Stored data entries:
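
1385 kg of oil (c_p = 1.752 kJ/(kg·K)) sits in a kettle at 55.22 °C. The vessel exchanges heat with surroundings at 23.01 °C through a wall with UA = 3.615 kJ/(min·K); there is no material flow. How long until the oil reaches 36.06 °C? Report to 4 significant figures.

606.5 min

First-law balance (no shaft work): M c_p dT/dt = −UA(T − T_amb).
τ = M c_p/UA = 671.237 min; T_ss = T_amb = 23.0100 °C.
T(t) = T_ss + (T₀ − T_ss)e^(−t/τ); set T = 36.06:
t = −τ ln[(T − T_ss)/(T₀ − T_ss)] = −671.237 · ln(0.405154) = 606.455 min.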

WHAT THE TASK ASKS
Nothing in the entries should be left out; please reproduce them all exactly.

RESPONSE
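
1385 kg of oil (c_p = 1.752 kJ/(kg·K)) sits in a kettle at 55.22 °C. The vessel exchanges heat with surroundings at 23.01 °C through a wall with UA = 3.615 kJ/(min·K); there is no material flow. How long until the oil reaches 36.06 °C? Report to 4 significant figures.

606.5 min

First-law balance (no shaft work): M c_p dT/dt = −UA(T − T_amb).
τ = M c_p/UA = 671.237 min; T_ss = T_amb = 23.0100 °C.
T(t) = T_ss + (T₀ − T_ss)e^(−t/τ); set T = 36.06:
t = −τ ln[(T − T_ss)/(T₀ − T_ss)] = −671.237 · ln(0.405154) = 606.455 min.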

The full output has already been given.